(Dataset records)
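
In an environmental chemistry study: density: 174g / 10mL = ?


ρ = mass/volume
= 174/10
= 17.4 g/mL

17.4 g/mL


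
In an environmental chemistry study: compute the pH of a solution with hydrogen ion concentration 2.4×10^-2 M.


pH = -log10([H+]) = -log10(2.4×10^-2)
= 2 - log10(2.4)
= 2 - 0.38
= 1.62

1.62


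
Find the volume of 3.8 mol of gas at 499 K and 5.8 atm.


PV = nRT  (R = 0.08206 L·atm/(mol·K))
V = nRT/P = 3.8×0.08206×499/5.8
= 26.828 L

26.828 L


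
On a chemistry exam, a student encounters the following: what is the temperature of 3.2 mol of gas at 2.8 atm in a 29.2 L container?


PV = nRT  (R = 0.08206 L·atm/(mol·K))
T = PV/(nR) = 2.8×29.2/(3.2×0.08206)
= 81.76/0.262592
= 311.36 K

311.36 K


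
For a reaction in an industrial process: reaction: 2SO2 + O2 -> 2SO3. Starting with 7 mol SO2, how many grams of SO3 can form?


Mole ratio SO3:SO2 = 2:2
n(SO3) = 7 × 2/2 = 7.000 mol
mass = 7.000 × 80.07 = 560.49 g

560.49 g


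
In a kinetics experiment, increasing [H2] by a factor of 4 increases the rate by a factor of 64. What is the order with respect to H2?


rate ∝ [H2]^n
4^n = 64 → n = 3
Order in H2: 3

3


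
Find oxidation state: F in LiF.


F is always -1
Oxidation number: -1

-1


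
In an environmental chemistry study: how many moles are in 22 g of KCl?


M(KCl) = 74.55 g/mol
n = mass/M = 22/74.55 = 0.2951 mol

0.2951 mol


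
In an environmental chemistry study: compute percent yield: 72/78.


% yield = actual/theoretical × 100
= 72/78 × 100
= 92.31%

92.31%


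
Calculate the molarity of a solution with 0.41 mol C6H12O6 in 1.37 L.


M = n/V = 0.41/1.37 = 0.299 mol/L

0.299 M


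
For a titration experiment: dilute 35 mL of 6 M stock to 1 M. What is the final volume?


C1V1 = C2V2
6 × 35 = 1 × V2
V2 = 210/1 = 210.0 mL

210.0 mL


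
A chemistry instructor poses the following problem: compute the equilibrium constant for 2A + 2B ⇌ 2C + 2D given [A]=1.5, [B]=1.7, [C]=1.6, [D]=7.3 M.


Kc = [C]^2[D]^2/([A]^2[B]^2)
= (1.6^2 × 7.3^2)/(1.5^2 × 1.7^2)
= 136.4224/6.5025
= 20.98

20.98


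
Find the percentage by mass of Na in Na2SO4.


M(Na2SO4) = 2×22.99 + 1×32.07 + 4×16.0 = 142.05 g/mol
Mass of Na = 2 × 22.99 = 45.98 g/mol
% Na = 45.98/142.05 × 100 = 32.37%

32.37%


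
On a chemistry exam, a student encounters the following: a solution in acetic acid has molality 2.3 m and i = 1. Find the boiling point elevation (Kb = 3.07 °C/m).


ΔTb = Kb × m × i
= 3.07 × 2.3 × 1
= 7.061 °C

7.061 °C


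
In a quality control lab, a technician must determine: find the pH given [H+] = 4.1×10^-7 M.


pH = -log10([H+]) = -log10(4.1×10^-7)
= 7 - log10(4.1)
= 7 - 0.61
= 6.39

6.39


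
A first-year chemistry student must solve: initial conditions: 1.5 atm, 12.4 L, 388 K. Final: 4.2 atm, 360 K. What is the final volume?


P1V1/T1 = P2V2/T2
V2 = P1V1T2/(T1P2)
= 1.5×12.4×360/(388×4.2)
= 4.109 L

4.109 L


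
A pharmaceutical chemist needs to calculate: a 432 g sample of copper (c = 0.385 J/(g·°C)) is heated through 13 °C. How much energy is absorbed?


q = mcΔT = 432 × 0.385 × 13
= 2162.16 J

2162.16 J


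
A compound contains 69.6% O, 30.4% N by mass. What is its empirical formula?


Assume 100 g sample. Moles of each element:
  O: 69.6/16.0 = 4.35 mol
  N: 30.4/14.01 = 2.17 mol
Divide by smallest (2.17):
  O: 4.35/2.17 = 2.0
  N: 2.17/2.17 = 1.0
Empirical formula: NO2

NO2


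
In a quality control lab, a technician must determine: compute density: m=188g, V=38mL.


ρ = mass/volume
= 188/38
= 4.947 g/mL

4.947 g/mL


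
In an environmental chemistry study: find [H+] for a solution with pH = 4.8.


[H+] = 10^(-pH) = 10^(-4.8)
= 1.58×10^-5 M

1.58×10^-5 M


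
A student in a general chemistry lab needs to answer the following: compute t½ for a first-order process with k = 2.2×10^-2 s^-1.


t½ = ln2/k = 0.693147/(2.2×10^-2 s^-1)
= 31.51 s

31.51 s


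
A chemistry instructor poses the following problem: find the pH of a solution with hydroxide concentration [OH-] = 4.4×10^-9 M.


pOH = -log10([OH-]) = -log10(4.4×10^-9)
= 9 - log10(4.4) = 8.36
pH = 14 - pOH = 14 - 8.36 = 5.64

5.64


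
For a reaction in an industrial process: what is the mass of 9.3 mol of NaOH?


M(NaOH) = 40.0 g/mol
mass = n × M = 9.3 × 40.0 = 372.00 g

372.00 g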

[Task objective] Set down exactly the lines that begin with the one containing "For a reaction in an industrial process: what" and end with the last line above, and no others.

[Solved problem]
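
For a reaction in an industrial process: what is the mass of 9.3 mol of NaOH?


M(NaOH) = 40.0 g/mol
mass = n × M = 9.3 × 40.0 = 372.00 g

372.00 g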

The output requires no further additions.